Given records =>
################
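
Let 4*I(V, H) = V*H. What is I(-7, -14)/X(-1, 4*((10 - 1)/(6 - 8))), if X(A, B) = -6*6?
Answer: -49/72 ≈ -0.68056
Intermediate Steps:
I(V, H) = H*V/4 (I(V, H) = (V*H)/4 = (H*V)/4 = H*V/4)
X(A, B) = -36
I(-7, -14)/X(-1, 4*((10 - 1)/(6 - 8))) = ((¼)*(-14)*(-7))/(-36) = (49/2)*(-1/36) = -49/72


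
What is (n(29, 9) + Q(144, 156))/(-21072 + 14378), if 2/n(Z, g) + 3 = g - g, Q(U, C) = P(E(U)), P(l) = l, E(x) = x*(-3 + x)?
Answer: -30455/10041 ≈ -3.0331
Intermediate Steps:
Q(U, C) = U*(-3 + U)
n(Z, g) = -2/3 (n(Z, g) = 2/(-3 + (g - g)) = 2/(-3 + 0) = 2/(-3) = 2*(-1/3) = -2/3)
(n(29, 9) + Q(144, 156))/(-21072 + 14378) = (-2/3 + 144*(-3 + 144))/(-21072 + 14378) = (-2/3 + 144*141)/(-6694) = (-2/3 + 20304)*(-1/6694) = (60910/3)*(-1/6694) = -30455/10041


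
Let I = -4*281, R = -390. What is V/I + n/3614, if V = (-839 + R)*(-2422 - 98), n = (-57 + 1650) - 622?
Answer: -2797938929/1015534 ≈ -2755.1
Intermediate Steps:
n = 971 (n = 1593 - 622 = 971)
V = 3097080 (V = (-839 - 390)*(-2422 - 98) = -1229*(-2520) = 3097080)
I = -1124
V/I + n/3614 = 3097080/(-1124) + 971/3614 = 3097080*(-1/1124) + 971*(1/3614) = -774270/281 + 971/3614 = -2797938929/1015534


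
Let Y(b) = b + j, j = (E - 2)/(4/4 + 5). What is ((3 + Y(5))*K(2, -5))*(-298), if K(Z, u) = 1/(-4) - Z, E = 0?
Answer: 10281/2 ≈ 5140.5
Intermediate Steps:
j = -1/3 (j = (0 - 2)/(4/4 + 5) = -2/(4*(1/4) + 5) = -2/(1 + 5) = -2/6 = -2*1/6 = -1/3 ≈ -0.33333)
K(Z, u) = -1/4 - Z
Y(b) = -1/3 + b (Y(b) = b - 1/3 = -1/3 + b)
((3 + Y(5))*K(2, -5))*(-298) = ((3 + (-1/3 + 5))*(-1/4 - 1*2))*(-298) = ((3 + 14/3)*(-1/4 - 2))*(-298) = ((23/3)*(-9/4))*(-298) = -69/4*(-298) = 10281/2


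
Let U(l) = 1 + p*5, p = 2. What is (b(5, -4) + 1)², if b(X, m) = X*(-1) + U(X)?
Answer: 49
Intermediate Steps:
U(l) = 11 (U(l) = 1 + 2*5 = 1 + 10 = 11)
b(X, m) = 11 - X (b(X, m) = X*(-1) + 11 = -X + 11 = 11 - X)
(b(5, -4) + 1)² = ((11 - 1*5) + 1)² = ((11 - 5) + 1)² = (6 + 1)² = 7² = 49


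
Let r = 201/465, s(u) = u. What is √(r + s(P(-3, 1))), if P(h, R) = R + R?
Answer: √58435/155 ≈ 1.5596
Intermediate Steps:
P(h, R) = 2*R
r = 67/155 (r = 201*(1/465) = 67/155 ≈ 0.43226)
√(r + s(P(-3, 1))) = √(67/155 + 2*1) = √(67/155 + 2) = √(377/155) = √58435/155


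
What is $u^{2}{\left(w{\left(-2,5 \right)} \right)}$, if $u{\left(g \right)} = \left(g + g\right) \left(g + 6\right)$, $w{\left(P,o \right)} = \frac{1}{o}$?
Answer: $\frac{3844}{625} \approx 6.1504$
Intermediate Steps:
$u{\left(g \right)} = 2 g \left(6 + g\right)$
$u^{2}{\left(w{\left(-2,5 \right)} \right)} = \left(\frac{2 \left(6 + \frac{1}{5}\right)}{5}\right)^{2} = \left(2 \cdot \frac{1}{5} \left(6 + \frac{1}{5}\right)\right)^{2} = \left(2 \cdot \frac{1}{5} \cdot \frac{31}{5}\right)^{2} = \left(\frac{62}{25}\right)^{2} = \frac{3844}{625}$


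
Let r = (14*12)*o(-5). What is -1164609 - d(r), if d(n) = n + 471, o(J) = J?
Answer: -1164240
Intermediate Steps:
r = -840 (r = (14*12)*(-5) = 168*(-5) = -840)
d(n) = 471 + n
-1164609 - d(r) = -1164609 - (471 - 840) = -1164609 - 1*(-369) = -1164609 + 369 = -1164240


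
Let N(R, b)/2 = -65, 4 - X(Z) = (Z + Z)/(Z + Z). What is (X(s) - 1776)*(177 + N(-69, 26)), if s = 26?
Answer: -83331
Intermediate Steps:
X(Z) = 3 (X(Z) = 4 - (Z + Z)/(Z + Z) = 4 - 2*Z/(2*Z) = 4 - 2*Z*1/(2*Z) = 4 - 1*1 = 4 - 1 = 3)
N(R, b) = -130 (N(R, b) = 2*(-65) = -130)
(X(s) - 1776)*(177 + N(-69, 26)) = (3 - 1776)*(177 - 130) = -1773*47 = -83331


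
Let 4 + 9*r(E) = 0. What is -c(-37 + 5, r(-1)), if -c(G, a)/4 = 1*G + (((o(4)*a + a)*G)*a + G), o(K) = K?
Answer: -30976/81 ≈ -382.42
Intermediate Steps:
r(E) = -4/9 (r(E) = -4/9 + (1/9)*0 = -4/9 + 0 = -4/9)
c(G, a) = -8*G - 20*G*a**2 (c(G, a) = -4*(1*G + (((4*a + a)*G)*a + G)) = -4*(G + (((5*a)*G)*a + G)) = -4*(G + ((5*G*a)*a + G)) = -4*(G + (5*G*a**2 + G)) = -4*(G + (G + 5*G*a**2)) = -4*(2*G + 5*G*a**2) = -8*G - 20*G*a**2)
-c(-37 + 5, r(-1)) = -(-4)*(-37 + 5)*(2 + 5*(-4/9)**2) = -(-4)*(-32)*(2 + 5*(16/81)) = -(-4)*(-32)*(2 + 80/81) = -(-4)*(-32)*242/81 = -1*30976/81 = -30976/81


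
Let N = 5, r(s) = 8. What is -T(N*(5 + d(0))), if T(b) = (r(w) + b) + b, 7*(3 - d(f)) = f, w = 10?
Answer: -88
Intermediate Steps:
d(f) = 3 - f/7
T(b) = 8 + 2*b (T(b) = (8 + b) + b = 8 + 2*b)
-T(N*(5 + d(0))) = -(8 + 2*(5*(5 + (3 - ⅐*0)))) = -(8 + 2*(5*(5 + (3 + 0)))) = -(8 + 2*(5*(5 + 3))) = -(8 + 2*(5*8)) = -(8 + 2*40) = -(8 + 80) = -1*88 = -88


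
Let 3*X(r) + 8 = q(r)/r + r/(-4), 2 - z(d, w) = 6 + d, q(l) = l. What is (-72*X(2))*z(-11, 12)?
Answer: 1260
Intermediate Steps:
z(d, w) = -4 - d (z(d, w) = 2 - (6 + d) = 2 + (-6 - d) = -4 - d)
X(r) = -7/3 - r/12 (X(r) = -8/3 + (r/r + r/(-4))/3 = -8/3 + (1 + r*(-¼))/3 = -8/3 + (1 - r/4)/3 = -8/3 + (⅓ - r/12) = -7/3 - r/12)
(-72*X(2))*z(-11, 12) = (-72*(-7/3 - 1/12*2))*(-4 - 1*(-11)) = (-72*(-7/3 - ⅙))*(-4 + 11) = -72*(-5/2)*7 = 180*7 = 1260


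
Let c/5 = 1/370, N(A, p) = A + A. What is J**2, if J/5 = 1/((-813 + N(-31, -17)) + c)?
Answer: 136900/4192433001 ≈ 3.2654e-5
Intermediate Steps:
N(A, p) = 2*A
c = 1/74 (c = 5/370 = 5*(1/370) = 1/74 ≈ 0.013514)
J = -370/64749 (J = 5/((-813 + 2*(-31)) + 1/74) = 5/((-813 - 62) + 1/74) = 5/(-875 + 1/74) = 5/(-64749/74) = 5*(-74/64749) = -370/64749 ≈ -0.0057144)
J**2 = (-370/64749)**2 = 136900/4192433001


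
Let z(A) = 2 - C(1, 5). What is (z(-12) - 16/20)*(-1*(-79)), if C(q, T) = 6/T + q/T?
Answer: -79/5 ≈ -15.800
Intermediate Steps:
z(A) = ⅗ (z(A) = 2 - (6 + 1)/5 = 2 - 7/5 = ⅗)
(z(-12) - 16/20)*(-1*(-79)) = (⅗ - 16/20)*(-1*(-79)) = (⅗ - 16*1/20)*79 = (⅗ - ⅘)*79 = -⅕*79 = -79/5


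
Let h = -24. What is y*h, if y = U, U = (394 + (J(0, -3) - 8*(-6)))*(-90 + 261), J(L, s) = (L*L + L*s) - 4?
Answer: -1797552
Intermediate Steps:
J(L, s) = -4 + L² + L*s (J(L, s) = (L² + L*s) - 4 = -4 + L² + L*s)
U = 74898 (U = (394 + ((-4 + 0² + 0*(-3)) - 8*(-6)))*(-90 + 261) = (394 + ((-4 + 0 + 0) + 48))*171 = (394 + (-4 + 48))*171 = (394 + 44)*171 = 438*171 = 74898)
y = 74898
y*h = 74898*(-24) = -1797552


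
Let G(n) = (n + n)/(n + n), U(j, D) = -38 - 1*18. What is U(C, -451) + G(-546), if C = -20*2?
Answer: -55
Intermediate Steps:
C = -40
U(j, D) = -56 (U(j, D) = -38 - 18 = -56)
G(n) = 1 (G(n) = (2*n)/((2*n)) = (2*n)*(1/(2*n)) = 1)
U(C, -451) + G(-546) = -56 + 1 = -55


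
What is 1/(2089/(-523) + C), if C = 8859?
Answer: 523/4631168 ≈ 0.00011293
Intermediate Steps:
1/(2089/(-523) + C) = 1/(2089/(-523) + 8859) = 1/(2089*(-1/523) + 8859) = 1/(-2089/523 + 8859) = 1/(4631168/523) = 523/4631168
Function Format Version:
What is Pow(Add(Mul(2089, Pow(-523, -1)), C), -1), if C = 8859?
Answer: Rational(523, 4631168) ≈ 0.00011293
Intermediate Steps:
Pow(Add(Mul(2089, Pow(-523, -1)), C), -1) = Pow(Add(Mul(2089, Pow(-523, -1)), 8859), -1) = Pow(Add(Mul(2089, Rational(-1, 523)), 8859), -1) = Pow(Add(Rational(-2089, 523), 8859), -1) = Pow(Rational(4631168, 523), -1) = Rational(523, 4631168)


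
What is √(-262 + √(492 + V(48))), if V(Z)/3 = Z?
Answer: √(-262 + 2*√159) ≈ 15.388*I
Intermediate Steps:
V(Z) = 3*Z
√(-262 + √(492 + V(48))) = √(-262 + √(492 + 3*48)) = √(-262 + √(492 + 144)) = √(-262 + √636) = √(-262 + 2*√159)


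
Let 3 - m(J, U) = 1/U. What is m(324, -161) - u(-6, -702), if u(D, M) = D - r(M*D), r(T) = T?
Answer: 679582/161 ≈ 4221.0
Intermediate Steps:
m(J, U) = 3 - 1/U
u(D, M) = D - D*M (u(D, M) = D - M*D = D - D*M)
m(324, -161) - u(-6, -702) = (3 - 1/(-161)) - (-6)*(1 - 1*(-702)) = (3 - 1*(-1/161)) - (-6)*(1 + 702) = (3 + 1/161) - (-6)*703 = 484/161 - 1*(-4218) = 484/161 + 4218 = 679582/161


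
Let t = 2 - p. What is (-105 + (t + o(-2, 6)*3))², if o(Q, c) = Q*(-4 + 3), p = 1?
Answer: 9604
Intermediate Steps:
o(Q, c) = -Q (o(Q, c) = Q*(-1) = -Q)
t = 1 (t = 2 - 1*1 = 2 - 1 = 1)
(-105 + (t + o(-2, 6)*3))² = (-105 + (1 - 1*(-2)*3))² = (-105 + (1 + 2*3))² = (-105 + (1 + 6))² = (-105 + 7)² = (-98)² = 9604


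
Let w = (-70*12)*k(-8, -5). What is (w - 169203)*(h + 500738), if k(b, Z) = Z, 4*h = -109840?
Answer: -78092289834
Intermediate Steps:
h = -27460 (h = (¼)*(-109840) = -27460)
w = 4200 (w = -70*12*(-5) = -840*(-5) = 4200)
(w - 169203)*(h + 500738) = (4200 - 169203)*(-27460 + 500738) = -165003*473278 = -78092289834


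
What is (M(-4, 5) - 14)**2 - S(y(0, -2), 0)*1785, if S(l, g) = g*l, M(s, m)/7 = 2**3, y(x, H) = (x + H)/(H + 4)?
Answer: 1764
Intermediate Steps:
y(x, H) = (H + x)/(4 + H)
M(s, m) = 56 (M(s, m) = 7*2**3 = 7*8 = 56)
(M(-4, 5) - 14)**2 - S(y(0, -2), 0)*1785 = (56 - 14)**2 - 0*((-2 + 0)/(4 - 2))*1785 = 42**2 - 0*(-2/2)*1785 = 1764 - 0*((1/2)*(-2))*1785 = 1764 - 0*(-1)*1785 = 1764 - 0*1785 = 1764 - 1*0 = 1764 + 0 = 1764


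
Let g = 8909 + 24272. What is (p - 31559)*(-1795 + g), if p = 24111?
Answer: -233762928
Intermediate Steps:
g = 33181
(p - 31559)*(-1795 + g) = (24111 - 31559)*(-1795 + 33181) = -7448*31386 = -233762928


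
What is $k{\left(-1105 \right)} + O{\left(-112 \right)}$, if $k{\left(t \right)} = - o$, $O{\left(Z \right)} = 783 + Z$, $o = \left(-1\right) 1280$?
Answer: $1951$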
################
What is needed =>
Lines to set down from above: the line with "Answer: -78092289834", the line with "Answer: 1764", and every line between, each exactly as written.

Response below =>
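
Answer: -78092289834
Intermediate Steps:
h = -27460 (h = (¼)*(-109840) = -27460)
w = 4200 (w = -70*12*(-5) = -840*(-5) = 4200)
(w - 169203)*(h + 500738) = (4200 - 169203)*(-27460 + 500738) = -165003*473278 = -78092289834


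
What is (M(-4, 5) - 14)**2 - S(y(0, -2), 0)*1785, if S(l, g) = g*l, M(s, m)/7 = 2**3, y(x, H) = (x + H)/(H + 4)?
Answer: 1764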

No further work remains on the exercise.